=== DATASET ===
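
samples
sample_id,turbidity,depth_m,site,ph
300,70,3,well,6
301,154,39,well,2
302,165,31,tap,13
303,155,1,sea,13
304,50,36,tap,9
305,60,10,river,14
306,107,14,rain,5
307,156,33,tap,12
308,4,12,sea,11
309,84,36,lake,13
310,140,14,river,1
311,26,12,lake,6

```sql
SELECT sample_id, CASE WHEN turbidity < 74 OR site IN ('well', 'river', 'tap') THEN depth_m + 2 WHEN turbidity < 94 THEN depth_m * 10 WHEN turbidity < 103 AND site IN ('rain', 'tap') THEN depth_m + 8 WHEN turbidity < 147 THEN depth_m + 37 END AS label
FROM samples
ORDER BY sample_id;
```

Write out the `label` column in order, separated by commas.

sample_id=300: turbidity < 74 OR site IN ('well', 'river', 'tap') → 5
sample_id=301: turbidity < 74 OR site IN ('well', 'river', 'tap') → 41
sample_id=302: turbidity < 74 OR site IN ('well', 'river', 'tap') → 33
sample_id=303: (no match → NULL) → NULL
sample_id=304: turbidity < 74 OR site IN ('well', 'river', 'tap') → 38
sample_id=305: turbidity < 74 OR site IN ('well', 'river', 'tap') → 12
sample_id=306: turbidity < 147 → 51
sample_id=307: turbidity < 74 OR site IN ('well', 'river', 'tap') → 35
sample_id=308: turbidity < 74 OR site IN ('well', 'river', 'tap') → 14
sample_id=309: turbidity < 94 → 360
sample_id=310: turbidity < 74 OR site IN ('well', 'river', 'tap') → 16
sample_id=311: turbidity < 74 OR site IN ('well', 'river', 'tap') → 14

5, 41, 33, NULL, 38, 12, 51, 35, 14, 360, 16, 14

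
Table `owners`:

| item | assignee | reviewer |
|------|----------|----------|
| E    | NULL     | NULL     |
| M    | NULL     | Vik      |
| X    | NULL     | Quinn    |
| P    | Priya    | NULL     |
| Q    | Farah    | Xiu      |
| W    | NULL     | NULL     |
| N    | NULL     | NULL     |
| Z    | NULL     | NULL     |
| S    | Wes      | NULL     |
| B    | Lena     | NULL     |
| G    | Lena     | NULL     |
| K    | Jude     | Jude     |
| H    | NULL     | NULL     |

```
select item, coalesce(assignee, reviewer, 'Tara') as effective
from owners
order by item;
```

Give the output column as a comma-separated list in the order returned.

item=B: assignee=Lena → Lena
item=E: assignee=NULL, reviewer=NULL, → literal Tara → Tara
item=G: assignee=Lena → Lena
item=H: assignee=NULL, reviewer=NULL, → literal Tara → Tara
item=K: assignee=Jude → Jude
item=M: assignee=NULL, reviewer=Vik → Vik
item=N: assignee=NULL, reviewer=NULL, → literal Tara → Tara
item=P: assignee=Priya → Priya
item=Q: assignee=Farah → Farah
item=S: assignee=Wes → Wes
item=W: assignee=NULL, reviewer=NULL, → literal Tara → Tara
item=X: assignee=NULL, reviewer=Quinn → Quinn
item=Z: assignee=NULL, reviewer=NULL, → literal Tara → Tara

Lena, Tara, Lena, Tara, Jude, Vik, Tara, Priya, Farah, Wes, Tara, Quinn, Tara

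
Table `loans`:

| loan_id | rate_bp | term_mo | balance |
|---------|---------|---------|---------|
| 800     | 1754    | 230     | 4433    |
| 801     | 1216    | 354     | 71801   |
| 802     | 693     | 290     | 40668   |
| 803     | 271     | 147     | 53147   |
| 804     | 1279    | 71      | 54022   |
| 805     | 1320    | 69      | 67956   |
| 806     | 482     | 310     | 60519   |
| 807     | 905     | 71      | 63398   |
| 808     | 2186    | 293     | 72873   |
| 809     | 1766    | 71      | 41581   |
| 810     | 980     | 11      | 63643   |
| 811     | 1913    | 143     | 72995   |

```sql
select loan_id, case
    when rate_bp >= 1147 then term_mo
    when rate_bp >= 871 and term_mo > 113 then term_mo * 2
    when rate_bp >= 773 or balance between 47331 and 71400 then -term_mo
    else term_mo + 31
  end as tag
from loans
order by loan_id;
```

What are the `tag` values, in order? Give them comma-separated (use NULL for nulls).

230, 354, 321, -147, 71, 69, -310, -71, 293, 71, -11, 143

loan_id=800: rate_bp >= 1147 → 230
loan_id=801: rate_bp >= 1147 → 354
loan_id=802: ELSE → 321
loan_id=803: rate_bp >= 773 or balance between 47331 and 71400 → -147
loan_id=804: rate_bp >= 1147 → 71
loan_id=805: rate_bp >= 1147 → 69
loan_id=806: rate_bp >= 773 or balance between 47331 and 71400 → -310
loan_id=807: rate_bp >= 773 or balance between 47331 and 71400 → -71
loan_id=808: rate_bp >= 1147 → 293
loan_id=809: rate_bp >= 1147 → 71
loan_id=810: rate_bp >= 773 or balance between 47331 and 71400 → -11
loan_id=811: rate_bp >= 1147 → 143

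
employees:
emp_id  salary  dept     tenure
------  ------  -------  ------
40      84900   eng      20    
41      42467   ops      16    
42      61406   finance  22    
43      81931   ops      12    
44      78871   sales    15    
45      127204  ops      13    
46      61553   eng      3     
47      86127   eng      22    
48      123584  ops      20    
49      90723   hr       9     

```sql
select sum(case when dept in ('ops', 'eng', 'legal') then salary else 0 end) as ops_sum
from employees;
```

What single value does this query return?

emp_id=40: ✓ → 84900
emp_id=41: ✓ → 42467
emp_id=42: ✗
emp_id=43: ✓ → 81931
emp_id=44: ✗
emp_id=45: ✓ → 127204
emp_id=46: ✓ → 61553
emp_id=47: ✓ → 86127
emp_id=48: ✓ → 123584
emp_id=49: ✗
ops_sum = 84900 + 42467 + 81931 + 127204 + 61553 + 86127 + 123584 = 607766

607766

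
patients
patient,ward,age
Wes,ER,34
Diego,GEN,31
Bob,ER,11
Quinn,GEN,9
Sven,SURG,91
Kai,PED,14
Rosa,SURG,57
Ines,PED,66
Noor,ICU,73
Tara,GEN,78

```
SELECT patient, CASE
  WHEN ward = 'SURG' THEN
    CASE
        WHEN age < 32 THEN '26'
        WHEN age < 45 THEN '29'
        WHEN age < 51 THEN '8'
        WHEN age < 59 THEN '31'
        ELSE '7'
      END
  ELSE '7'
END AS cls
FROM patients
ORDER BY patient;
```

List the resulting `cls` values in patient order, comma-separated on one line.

7, 7, 7, 7, 7, 7, 31, 7, 7, 7

patient=Bob: ward='ER' → outer ELSE → 7
patient=Diego: ward='GEN' → outer ELSE → 7
patient=Ines: ward='PED' → outer ELSE → 7
patient=Kai: ward='PED' → outer ELSE → 7
patient=Noor: ward='ICU' → outer ELSE → 7
patient=Quinn: ward='GEN' → outer ELSE → 7
patient=Rosa: ward='SURG' → inner[age < 59] → 31
patient=Sven: ward='SURG' → inner[ELSE] → 7
patient=Tara: ward='GEN' → outer ELSE → 7
patient=Wes: ward='ER' → outer ELSE → 7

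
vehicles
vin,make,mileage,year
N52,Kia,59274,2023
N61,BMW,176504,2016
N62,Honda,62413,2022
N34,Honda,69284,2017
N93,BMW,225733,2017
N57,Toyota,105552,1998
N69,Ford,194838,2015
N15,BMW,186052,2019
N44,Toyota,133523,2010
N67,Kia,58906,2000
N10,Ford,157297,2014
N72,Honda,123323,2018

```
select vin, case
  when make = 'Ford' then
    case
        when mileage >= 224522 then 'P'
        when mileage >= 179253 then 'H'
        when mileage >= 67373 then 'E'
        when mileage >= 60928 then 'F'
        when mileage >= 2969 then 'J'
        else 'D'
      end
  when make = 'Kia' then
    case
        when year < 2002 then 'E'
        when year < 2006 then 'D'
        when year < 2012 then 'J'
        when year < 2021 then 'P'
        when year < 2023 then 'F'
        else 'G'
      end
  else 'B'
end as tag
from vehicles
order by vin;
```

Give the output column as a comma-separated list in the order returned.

vin=N10: make='Ford' → inner[mileage >= 67373] → E
vin=N15: make='BMW' → outer ELSE → B
vin=N34: make='Honda' → outer ELSE → B
vin=N44: make='Toyota' → outer ELSE → B
vin=N52: make='Kia' → inner[ELSE] → G
vin=N57: make='Toyota' → outer ELSE → B
vin=N61: make='BMW' → outer ELSE → B
vin=N62: make='Honda' → outer ELSE → B
vin=N67: make='Kia' → inner[year < 2002] → E
vin=N69: make='Ford' → inner[mileage >= 179253] → H
vin=N72: make='Honda' → outer ELSE → B
vin=N93: make='BMW' → outer ELSE → B

E, B, B, B, G, B, B, B, E, H, B, B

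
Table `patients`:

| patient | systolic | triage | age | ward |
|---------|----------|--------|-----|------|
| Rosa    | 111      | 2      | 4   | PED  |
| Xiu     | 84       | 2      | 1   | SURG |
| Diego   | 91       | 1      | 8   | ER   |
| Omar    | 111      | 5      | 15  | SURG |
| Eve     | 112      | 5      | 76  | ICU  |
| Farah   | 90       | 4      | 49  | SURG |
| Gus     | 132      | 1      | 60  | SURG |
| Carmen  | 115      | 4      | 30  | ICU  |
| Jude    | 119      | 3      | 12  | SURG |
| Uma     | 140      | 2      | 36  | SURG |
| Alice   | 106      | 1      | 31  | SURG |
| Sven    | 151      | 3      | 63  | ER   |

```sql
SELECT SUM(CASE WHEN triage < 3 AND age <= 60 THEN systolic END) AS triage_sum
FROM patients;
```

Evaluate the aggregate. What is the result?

664

patient=Rosa: ✓ → 111
patient=Xiu: ✓ → 84
patient=Diego: ✓ → 91
patient=Omar: ✗
patient=Eve: ✗
patient=Farah: ✗
patient=Gus: ✓ → 132
patient=Carmen: ✗
patient=Jude: ✗
patient=Uma: ✓ → 140
patient=Alice: ✓ → 106
patient=Sven: ✗
triage_sum = 111 + 84 + 91 + 132 + 140 + 106 = 664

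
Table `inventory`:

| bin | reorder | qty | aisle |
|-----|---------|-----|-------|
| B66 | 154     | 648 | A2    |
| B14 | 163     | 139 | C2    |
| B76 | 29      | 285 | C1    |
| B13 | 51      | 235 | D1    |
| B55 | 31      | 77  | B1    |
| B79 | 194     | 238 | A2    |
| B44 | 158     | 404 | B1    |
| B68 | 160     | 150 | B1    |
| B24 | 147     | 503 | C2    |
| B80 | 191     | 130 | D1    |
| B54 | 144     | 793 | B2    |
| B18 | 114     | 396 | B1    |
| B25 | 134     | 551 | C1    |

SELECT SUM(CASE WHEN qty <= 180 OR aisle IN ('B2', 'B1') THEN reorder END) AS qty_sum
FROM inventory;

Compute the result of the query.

bin=B66: ✗
bin=B14: ✓ → 163
bin=B76: ✗
bin=B13: ✗
bin=B55: ✓ → 31
bin=B79: ✗
bin=B44: ✓ → 158
bin=B68: ✓ → 160
bin=B24: ✗
bin=B80: ✓ → 191
bin=B54: ✓ → 144
bin=B18: ✓ → 114
bin=B25: ✗
qty_sum = 163 + 31 + 158 + 160 + 191 + 144 + 114 = 961

961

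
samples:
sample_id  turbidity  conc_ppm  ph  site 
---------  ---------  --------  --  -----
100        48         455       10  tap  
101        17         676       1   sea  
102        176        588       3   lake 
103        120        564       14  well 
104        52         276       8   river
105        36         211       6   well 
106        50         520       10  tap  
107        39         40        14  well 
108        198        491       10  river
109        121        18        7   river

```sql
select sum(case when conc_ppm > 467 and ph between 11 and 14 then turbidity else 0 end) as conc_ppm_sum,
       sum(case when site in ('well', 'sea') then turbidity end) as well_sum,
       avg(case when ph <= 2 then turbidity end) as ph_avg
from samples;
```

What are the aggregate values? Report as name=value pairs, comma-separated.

[conc_ppm_sum: conc_ppm > 467 and ph between 11 and 14]
sample_id=100: ✗
sample_id=101: ✗
sample_id=102: ✗
sample_id=103: ✓ → 120
sample_id=104: ✗
sample_id=105: ✗
sample_id=106: ✗
sample_id=107: ✗
sample_id=108: ✗
sample_id=109: ✗
conc_ppm_sum = 120
—
[well_sum: site in ('well', 'sea')]
sample_id=100: ✗
sample_id=101: ✓ → 17
sample_id=102: ✗
sample_id=103: ✓ → 120
sample_id=104: ✗
sample_id=105: ✓ → 36
sample_id=106: ✗
sample_id=107: ✓ → 39
sample_id=108: ✗
sample_id=109: ✗
well_sum = 17 + 120 + 36 + 39 = 212
—
[ph_avg: ph <= 2]
sample_id=100: ✗
sample_id=101: ✓ → 17
sample_id=102: ✗
sample_id=103: ✗
sample_id=104: ✗
sample_id=105: ✗
sample_id=106: ✗
sample_id=107: ✗
sample_id=108: ✗
sample_id=109: ✗
ph_avg = 17

conc_ppm_sum=120, well_sum=212, ph_avg=17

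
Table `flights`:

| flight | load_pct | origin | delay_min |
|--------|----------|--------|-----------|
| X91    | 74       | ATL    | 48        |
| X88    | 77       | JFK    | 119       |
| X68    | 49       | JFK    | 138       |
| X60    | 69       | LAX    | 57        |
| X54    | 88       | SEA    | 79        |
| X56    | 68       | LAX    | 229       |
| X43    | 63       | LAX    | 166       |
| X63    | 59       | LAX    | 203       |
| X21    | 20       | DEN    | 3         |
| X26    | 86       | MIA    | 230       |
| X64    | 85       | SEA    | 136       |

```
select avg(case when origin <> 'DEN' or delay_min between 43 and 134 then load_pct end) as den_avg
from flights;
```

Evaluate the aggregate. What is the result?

71.8

flight=X91: ✓ → 74
flight=X88: ✓ → 77
flight=X68: ✓ → 49
flight=X60: ✓ → 69
flight=X54: ✓ → 88
flight=X56: ✓ → 68
flight=X43: ✓ → 63
flight=X63: ✓ → 59
flight=X21: ✗
flight=X26: ✓ → 86
flight=X64: ✓ → 85
den_avg = (74 + 77 + 49 + 69 + 88 + 68 + 63 + 59 + 86 + 85) / 10 = 71.8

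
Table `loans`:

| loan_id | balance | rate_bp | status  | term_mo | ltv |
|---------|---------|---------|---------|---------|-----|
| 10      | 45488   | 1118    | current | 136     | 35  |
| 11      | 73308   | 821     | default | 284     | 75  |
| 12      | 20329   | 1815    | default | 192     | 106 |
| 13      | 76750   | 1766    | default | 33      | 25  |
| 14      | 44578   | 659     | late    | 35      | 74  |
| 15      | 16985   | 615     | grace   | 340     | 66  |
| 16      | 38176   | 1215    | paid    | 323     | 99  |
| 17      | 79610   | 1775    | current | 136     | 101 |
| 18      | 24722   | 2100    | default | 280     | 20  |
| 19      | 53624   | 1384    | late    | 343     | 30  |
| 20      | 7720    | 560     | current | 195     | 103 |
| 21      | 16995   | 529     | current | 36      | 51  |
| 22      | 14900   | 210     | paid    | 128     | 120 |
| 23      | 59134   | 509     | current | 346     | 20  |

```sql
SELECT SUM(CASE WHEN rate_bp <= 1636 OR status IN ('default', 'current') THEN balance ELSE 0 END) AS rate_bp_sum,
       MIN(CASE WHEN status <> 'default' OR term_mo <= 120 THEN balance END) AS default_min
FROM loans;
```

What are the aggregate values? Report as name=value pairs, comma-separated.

rate_bp_sum=572319, default_min=7720

[rate_bp_sum: rate_bp <= 1636 OR status IN ('default', 'current')]
loan_id=10: ✓ → 45488
loan_id=11: ✓ → 73308
loan_id=12: ✓ → 20329
loan_id=13: ✓ → 76750
loan_id=14: ✓ → 44578
loan_id=15: ✓ → 16985
loan_id=16: ✓ → 38176
loan_id=17: ✓ → 79610
loan_id=18: ✓ → 24722
loan_id=19: ✓ → 53624
loan_id=20: ✓ → 7720
loan_id=21: ✓ → 16995
loan_id=22: ✓ → 14900
loan_id=23: ✓ → 59134
rate_bp_sum = 45488 + 73308 + 20329 + 76750 + 44578 + 16985 + 38176 + 79610 + 24722 + 53624 + 7720 + 16995 + 14900 + 59134 = 572319
—
[default_min: status <> 'default' OR term_mo <= 120]
loan_id=10: ✓ → 45488
loan_id=11: ✗
loan_id=12: ✗
loan_id=13: ✓ → 76750
loan_id=14: ✓ → 44578
loan_id=15: ✓ → 16985
loan_id=16: ✓ → 38176
loan_id=17: ✓ → 79610
loan_id=18: ✗
loan_id=19: ✓ → 53624
loan_id=20: ✓ → 7720
loan_id=21: ✓ → 16995
loan_id=22: ✓ → 14900
loan_id=23: ✓ → 59134
default_min = MIN(45488, 76750, 44578, 16985, 38176, 79610, 53624, 7720, 16995, 14900, 59134) = 7720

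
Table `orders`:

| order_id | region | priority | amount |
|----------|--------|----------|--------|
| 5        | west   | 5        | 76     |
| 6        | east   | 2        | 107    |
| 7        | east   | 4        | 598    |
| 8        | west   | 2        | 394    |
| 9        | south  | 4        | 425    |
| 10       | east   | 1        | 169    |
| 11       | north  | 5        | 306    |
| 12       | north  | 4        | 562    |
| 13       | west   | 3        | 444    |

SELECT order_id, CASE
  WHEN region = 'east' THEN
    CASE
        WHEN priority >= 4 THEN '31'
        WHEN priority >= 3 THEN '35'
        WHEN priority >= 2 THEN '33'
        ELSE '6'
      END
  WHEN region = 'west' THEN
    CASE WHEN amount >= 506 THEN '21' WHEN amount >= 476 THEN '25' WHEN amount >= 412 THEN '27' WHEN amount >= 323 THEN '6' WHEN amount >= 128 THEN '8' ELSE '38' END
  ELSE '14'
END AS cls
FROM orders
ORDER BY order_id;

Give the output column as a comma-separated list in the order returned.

order_id=5: region='west' → inner[ELSE] → 38
order_id=6: region='east' → inner[priority >= 2] → 33
order_id=7: region='east' → inner[priority >= 4] → 31
order_id=8: region='west' → inner[amount >= 323] → 6
order_id=9: region='south' → outer ELSE → 14
order_id=10: region='east' → inner[ELSE] → 6
order_id=11: region='north' → outer ELSE → 14
order_id=12: region='north' → outer ELSE → 14
order_id=13: region='west' → inner[amount >= 412] → 27

38, 33, 31, 6, 14, 6, 14, 14, 27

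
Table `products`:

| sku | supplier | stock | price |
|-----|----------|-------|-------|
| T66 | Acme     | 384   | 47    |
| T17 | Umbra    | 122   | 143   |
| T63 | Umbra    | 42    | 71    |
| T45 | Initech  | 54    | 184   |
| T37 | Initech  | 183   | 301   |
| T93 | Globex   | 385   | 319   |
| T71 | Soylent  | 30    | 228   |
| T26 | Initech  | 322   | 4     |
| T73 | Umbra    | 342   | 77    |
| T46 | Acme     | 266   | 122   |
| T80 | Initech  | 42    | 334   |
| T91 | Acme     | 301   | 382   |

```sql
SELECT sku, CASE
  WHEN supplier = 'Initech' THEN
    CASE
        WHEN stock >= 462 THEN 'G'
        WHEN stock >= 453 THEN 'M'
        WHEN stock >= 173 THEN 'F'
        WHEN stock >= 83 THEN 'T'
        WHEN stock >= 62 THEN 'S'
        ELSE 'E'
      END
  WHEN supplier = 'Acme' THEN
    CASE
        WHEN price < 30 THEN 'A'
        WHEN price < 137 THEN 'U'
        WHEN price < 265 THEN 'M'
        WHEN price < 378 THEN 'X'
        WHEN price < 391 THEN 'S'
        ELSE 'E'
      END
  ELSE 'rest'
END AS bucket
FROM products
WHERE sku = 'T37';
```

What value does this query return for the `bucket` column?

sku = T37: supplier=Initech, stock=183, price=301.
supplier='Initech' → inner[stock >= 173] → F

F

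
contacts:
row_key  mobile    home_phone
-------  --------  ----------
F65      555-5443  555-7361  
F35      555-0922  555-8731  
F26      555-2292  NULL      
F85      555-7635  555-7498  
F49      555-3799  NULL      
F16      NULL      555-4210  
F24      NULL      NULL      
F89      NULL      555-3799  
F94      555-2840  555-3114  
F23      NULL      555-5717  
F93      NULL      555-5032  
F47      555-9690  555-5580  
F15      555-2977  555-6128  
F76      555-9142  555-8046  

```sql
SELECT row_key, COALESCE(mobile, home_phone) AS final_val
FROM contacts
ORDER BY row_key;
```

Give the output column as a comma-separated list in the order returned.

555-2977, 555-4210, 555-5717, NULL, 555-2292, 555-0922, 555-9690, 555-3799, 555-5443, 555-9142, 555-7635, 555-3799, 555-5032, 555-2840

row_key=F15: mobile=555-2977 → 555-2977
row_key=F16: mobile=NULL, home_phone=555-4210 → 555-4210
row_key=F23: mobile=NULL, home_phone=555-5717 → 555-5717
row_key=F24: mobile=NULL, home_phone=NULL (all NULL) → NULL
row_key=F26: mobile=555-2292 → 555-2292
row_key=F35: mobile=555-0922 → 555-0922
row_key=F47: mobile=555-9690 → 555-9690
row_key=F49: mobile=555-3799 → 555-3799
row_key=F65: mobile=555-5443 → 555-5443
row_key=F76: mobile=555-9142 → 555-9142
row_key=F85: mobile=555-7635 → 555-7635
row_key=F89: mobile=NULL, home_phone=555-3799 → 555-3799
row_key=F93: mobile=NULL, home_phone=555-5032 → 555-5032
row_key=F94: mobile=555-2840 → 555-2840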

=== PROBLEM DESCRIPTION ===
To answer, copy each line from the material above that has the word "paid".

=== SOLUTION FOR THIS PROBLEM ===
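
| 16      | 38176   | 1215    | paid    | 323     | 99  |
| 22      | 14900   | 210     | paid    | 128     | 120 |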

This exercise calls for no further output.